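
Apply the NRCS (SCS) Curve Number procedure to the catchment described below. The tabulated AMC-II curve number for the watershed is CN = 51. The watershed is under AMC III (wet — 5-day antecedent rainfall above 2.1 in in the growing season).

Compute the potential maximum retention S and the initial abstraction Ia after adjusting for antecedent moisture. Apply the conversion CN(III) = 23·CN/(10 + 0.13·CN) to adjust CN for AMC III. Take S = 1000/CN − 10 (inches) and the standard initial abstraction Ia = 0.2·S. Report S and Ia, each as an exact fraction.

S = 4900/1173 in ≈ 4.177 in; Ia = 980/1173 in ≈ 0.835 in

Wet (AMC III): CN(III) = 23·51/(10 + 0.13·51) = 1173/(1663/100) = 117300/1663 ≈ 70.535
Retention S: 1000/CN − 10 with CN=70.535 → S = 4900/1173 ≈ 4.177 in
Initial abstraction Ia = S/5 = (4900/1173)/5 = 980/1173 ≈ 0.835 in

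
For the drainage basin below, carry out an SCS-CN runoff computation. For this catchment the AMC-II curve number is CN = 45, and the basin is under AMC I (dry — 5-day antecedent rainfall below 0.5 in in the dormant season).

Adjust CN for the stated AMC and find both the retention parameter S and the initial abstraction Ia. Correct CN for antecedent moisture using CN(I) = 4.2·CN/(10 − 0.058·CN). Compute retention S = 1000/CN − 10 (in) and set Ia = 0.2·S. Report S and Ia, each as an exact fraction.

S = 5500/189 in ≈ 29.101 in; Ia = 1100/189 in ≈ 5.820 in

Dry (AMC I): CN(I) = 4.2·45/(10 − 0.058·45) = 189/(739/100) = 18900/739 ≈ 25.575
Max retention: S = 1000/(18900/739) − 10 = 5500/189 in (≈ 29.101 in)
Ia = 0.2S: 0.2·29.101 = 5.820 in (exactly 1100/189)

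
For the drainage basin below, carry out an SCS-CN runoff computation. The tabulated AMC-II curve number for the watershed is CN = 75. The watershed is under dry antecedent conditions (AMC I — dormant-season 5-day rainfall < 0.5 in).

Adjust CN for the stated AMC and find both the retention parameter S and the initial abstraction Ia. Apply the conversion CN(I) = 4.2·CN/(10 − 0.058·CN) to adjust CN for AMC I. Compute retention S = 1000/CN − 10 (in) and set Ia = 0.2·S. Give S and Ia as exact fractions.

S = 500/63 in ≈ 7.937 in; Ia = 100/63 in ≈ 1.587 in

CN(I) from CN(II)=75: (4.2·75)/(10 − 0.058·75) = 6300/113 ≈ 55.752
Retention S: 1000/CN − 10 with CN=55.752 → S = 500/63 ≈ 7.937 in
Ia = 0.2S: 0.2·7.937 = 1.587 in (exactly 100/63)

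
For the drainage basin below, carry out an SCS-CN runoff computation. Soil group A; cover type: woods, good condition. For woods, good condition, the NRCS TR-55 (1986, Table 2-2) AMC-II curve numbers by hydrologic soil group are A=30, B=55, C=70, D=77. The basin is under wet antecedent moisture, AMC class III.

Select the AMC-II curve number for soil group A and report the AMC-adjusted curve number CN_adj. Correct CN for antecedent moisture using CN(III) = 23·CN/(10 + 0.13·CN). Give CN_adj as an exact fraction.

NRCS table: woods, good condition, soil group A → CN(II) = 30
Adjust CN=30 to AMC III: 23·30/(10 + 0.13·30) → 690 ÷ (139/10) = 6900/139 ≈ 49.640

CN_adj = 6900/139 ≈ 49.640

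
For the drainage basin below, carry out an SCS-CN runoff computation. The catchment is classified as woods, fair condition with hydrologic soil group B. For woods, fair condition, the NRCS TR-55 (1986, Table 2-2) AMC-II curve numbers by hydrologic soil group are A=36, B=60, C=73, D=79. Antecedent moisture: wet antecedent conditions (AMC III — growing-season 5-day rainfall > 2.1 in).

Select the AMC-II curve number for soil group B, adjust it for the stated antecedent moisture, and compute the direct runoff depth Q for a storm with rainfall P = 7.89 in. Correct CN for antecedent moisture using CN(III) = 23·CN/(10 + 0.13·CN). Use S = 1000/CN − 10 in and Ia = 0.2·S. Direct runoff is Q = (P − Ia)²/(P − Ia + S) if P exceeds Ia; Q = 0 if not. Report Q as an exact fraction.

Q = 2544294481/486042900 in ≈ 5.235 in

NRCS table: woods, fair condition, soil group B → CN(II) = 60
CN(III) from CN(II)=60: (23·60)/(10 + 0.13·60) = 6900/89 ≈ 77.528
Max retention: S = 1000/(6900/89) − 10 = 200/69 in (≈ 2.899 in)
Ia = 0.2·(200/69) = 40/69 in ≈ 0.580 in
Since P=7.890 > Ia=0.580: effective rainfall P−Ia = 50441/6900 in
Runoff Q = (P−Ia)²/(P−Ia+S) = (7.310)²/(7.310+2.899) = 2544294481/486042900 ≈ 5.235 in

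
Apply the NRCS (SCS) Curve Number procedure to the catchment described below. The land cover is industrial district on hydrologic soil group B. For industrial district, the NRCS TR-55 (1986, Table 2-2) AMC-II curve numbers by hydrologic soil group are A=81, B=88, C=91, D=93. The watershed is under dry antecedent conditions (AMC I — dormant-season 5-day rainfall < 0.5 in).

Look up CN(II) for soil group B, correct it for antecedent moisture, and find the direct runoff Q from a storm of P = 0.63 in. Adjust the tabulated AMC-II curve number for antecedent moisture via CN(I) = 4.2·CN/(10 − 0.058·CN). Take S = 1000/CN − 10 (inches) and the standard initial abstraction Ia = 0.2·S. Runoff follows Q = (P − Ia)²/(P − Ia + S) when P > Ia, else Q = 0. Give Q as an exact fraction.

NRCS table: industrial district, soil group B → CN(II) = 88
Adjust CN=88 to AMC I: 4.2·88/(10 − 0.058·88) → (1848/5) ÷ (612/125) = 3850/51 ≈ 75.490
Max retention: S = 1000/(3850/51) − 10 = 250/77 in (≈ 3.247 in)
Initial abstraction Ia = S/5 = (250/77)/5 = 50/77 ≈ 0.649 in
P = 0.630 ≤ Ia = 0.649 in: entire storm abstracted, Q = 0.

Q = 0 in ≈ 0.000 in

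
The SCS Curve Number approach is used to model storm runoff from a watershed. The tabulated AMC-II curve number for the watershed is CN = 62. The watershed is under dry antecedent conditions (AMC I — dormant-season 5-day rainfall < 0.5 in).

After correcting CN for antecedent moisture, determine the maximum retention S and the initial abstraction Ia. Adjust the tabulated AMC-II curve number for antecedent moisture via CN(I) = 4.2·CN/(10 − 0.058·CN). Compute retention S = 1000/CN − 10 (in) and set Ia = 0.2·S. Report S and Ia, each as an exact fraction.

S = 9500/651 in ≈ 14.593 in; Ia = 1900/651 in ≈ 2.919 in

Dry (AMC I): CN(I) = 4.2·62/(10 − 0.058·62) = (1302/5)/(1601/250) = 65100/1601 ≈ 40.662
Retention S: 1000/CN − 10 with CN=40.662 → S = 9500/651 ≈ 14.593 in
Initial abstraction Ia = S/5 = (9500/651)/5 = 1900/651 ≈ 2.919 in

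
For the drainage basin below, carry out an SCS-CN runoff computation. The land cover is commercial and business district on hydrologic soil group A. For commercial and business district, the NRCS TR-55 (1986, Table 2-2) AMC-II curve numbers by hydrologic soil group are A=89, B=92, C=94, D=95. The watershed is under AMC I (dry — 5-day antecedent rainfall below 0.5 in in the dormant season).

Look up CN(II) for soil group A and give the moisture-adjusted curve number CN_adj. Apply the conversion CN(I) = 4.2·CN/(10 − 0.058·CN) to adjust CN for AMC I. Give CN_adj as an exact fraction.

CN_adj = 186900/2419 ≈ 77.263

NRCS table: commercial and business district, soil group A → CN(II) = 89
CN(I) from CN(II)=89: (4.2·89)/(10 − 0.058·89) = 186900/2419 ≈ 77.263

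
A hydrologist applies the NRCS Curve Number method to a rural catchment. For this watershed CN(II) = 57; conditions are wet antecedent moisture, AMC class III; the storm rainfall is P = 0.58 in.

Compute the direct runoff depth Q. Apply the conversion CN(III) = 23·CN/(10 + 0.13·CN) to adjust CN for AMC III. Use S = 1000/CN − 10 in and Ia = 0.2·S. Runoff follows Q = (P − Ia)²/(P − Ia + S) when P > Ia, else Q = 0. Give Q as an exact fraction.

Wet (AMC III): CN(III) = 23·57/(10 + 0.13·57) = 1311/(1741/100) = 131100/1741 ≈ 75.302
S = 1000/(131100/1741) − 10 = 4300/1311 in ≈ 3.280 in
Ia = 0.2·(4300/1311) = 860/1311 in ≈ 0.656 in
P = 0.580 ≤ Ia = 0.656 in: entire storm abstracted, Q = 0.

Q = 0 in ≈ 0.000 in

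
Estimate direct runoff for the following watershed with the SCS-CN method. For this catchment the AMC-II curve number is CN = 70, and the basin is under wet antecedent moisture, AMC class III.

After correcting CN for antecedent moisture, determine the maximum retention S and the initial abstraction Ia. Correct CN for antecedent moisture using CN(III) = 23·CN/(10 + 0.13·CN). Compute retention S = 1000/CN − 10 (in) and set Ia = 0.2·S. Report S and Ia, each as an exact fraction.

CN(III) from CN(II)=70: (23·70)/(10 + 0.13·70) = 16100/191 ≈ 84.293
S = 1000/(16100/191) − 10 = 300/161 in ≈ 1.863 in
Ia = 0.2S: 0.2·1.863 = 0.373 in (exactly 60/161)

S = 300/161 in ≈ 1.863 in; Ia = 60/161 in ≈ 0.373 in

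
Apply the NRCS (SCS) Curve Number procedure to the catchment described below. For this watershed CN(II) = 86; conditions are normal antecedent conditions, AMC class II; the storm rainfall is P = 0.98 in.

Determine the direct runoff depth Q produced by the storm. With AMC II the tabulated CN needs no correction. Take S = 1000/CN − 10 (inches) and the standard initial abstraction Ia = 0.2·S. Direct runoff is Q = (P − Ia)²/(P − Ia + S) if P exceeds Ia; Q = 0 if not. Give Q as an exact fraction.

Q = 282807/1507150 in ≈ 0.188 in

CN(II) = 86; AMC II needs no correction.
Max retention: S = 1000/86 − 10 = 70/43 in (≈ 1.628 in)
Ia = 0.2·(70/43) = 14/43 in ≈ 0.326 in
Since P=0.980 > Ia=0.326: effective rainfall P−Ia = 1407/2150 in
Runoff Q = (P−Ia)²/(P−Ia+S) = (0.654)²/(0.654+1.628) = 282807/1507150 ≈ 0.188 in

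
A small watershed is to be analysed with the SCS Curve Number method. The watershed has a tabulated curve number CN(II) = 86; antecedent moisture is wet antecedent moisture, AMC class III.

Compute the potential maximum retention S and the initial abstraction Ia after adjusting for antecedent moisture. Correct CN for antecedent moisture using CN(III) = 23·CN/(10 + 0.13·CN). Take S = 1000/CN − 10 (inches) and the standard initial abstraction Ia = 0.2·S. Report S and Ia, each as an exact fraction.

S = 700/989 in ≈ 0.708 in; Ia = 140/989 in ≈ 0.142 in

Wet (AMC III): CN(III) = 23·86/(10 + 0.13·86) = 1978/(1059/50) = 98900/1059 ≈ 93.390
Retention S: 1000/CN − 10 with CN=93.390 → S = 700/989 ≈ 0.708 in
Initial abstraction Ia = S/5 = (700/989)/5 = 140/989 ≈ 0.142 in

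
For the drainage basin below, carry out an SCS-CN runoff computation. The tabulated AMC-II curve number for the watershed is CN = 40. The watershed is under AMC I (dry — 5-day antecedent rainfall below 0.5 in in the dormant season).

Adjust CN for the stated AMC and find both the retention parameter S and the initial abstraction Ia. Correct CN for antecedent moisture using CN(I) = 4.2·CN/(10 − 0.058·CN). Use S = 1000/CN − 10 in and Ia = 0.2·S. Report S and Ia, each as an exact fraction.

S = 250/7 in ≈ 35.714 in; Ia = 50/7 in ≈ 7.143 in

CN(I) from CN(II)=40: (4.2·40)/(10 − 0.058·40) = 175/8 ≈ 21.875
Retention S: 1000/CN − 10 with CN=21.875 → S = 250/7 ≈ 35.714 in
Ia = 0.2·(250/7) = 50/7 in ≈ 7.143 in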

________________________

EXERCISE GOAL:
The word "method" appears in some lines of the data. Copy every one of those lines.

TASK SOLUTION:
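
A hydrologist applies the NRCS Curve Number method to a rural catchment. For this watershed CN(II) = 57; conditions are wet antecedent moisture, AMC class III; the storm rainfall is P = 0.58 in.
Estimate direct runoff for the following watershed with the SCS-CN method. For this catchment the AMC-II curve number is CN = 70, and the basin is under wet antecedent moisture, AMC class III.
A small watershed is to be analysed with the SCS Curve Number method. The watershed has a tabulated curve number CN(II) = 86; antecedent moisture is wet antecedent moisture, AMC class III.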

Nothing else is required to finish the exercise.